REQUIRED ACTION
Output exactly the lines that run from the top of the entries to the line holding "jolly -> Accepted", including both of those lines.

Collected data:
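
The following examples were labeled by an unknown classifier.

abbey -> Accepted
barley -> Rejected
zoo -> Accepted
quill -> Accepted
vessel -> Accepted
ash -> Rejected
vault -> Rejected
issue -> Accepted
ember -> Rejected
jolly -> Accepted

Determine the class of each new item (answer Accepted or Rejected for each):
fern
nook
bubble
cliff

Rejected, Accepted, Accepted, Accepted

Rule: has a double letter. This holds for each 'Accepted' example and fails for each 'Rejected' one.
fern: no doubled letter — doesn't qualify, so Rejected. nook: 'oo' doubled — has this property, so Accepted. bubble: 'bb' doubled — has this property, so Accepted. cliff: 'ff' doubled — has this property, so Accepted.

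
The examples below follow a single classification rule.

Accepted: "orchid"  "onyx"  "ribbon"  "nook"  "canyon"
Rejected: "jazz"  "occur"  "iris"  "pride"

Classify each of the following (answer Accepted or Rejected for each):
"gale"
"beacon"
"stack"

Rejected, Accepted, Rejected

The rule appears to be: even length AND contains 'o'.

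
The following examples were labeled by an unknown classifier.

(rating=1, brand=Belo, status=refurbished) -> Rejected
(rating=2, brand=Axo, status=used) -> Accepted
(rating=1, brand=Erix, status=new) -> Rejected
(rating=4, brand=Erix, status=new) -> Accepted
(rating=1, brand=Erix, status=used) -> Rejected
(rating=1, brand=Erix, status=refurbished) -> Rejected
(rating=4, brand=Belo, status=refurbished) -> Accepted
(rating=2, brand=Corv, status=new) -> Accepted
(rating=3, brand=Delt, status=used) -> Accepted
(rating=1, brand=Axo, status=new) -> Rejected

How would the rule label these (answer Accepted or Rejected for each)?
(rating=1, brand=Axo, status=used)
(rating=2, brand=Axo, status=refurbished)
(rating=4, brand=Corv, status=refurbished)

Rejected, Accepted, Accepted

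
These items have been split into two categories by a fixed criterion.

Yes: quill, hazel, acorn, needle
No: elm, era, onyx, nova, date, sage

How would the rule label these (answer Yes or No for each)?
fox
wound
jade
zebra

The common property of the 'Yes' items is: length ≥ 5. No 'No' item has it.
fox: length 3, does not fit → No.
wound: length 5, meets the rule → Yes.
jade: length 4, does not fit → No.
zebra: length 5, meets the rule → Yes.

No, Yes, No, Yes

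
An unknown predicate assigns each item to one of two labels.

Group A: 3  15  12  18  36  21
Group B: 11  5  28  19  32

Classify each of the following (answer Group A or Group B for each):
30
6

Group A, Group A

The rule appears to be: multiple of 3.
30: Group A (30 = 3·10).
6: Group A (6 = 3·2).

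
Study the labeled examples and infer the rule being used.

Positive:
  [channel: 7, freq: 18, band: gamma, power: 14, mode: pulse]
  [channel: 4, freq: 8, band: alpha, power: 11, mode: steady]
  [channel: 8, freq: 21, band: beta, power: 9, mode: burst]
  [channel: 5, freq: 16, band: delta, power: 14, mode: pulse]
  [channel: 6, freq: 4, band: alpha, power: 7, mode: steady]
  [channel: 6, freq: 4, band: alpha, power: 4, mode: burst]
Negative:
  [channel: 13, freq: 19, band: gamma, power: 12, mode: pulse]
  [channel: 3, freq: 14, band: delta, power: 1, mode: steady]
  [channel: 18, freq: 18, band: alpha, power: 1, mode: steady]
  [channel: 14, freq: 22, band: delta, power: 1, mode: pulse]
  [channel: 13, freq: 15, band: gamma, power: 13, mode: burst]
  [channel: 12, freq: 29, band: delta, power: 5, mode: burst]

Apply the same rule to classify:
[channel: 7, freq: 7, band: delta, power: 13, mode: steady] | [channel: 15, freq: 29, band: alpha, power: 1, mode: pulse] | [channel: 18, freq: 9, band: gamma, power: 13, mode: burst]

The simplest hypothesis consistent with all the labels is: power ≥ 4 AND channel ≤ 8.
[channel: 7, freq: 7, band: delta, power: 13, mode: steady] → power = 13, channel = 7 → Positive.
[channel: 15, freq: 29, band: alpha, power: 1, mode: pulse] → power = 1, channel = 15 → Negative.
[channel: 18, freq: 9, band: gamma, power: 13, mode: burst] → power = 13, channel = 18 → Negative.

Positive, Negative, Negative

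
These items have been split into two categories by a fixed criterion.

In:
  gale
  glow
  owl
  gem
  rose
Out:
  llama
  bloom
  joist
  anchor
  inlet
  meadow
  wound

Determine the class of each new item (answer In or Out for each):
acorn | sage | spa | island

The common property of the 'In' items is: length ≤ 4. No 'Out' item has it.
Out: acorn, since length 5.
In: sage, since length 4.
In: spa, since length 3.
Out: island, since length 6.

Out, In, In, Out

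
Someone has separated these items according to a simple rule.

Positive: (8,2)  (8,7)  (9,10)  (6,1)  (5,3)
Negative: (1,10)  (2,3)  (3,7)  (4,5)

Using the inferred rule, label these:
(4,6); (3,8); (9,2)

Negative, Negative, Positive

The common property of the 'Positive' items is: first ≥ 5. No 'Negative' item has it.
(4,6) — first 4, hence Negative.
(3,8) — first 3, hence Negative.
(9,2) — first 9, hence Positive.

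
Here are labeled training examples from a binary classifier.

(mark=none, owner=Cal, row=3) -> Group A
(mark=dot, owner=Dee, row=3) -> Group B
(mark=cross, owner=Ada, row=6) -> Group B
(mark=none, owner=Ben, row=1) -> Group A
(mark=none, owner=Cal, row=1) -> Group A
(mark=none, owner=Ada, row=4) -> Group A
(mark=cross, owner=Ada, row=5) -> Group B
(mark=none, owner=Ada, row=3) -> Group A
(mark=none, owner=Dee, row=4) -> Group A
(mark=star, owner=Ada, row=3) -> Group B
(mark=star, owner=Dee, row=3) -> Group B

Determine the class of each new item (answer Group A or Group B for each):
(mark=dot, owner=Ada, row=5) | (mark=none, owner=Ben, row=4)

The classifier is using: mark is none.

Group B, Group A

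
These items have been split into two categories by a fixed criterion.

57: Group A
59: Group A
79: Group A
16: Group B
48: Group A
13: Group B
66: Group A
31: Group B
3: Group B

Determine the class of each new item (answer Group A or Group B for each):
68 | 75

Group A, Group A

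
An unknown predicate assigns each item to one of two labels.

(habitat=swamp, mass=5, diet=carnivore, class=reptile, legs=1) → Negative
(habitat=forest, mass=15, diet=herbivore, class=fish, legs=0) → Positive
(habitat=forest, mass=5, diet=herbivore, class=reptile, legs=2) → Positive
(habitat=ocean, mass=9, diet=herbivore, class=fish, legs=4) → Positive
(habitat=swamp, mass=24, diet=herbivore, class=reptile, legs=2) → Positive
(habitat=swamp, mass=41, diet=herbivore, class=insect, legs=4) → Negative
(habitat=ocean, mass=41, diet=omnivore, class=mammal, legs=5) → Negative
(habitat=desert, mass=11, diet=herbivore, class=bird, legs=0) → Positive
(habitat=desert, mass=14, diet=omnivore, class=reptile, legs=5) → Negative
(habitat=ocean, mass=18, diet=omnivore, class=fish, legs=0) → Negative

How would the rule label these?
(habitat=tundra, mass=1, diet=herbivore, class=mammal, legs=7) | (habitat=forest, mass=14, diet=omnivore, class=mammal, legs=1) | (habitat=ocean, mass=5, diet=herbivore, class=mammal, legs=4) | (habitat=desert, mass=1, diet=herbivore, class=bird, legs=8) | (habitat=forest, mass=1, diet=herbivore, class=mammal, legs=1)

The classifier is using: diet is herbivore AND mass ≤ 24.
(habitat=tundra, mass=1, diet=herbivore, class=mammal, legs=7) — diet is herbivore, mass = 1, hence Positive.
(habitat=forest, mass=14, diet=omnivore, class=mammal, legs=1) — diet is omnivore, mass = 14, hence Negative.
(habitat=ocean, mass=5, diet=herbivore, class=mammal, legs=4) — diet is herbivore, mass = 5, hence Positive.
(habitat=desert, mass=1, diet=herbivore, class=bird, legs=8) — diet is herbivore, mass = 1, hence Positive.
(habitat=forest, mass=1, diet=herbivore, class=mammal, legs=1) — diet is herbivore, mass = 1, hence Positive.

Positive, Negative, Positive, Positive, Positive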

COMPLETED EXERCISE
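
The following examples were labeled by an unknown classifier.

abbey -> Accepted
barley -> Rejected
zoo -> Accepted
quill -> Accepted
vessel -> Accepted
ash -> Rejected
vault -> Rejected
issue -> Accepted
ember -> Rejected
jolly -> Accepted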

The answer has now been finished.